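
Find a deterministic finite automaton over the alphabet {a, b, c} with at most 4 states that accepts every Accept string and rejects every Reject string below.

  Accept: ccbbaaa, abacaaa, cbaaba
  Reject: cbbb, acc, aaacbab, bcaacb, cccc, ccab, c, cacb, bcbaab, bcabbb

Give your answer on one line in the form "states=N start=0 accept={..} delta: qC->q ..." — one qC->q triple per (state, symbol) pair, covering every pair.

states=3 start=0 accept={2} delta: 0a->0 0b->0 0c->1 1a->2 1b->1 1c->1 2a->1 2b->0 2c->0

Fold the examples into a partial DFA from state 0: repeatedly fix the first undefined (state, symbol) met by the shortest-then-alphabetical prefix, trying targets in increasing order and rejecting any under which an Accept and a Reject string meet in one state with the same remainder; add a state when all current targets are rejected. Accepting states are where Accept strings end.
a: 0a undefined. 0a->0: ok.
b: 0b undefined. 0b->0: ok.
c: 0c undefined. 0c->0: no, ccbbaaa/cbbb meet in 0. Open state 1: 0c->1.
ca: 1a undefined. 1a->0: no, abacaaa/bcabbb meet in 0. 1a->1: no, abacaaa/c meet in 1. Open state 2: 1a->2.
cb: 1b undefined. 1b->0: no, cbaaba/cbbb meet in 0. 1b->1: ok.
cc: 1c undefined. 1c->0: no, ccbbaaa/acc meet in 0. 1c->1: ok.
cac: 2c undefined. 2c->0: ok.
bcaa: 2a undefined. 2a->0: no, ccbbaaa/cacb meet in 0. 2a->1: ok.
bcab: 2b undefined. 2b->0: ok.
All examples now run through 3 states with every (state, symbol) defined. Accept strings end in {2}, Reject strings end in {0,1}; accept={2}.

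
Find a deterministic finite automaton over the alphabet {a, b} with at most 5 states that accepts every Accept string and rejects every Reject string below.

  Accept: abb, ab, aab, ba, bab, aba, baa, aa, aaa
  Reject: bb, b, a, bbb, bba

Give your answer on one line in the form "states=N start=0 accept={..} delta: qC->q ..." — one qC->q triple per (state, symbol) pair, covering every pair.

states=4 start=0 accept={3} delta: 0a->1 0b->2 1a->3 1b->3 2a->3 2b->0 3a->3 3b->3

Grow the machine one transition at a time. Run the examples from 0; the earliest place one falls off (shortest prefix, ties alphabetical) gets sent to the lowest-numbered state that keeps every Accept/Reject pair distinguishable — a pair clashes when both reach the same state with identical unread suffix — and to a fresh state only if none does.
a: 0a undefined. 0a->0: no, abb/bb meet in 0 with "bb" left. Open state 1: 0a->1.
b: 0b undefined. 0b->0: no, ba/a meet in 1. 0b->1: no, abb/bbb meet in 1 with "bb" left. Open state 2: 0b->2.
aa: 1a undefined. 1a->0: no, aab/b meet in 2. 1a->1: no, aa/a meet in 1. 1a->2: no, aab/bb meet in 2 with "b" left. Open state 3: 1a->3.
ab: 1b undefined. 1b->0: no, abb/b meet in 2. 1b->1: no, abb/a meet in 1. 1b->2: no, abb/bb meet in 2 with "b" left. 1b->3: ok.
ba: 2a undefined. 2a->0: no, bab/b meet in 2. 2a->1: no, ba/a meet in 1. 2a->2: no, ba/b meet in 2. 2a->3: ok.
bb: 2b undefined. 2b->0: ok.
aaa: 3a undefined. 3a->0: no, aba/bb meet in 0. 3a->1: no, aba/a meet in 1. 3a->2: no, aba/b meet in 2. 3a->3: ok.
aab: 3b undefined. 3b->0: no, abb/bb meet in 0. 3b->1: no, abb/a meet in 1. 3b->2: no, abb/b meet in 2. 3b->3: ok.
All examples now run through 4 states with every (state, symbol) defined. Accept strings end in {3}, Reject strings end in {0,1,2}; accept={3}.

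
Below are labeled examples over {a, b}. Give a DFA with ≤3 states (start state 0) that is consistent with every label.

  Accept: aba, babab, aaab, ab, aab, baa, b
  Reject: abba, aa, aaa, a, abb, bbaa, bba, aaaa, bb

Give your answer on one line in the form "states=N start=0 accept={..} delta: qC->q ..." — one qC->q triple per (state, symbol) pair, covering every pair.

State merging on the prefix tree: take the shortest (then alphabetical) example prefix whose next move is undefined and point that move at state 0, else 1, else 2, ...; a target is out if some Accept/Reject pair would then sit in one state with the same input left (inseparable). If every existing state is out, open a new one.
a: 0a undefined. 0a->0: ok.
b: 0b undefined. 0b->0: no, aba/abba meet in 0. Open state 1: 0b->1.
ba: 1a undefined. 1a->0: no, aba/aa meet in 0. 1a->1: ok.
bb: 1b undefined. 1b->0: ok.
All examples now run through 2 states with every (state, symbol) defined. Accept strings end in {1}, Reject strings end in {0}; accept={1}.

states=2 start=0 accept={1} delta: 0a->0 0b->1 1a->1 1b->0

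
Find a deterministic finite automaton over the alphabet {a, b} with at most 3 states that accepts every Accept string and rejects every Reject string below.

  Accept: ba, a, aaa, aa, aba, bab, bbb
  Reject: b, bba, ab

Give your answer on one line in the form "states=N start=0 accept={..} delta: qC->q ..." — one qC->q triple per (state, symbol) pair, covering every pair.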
+---+
Description of the task ▸
Using the material above, work out how many lines contain the string "rejects". Give that number alone.

Solution below ▸
3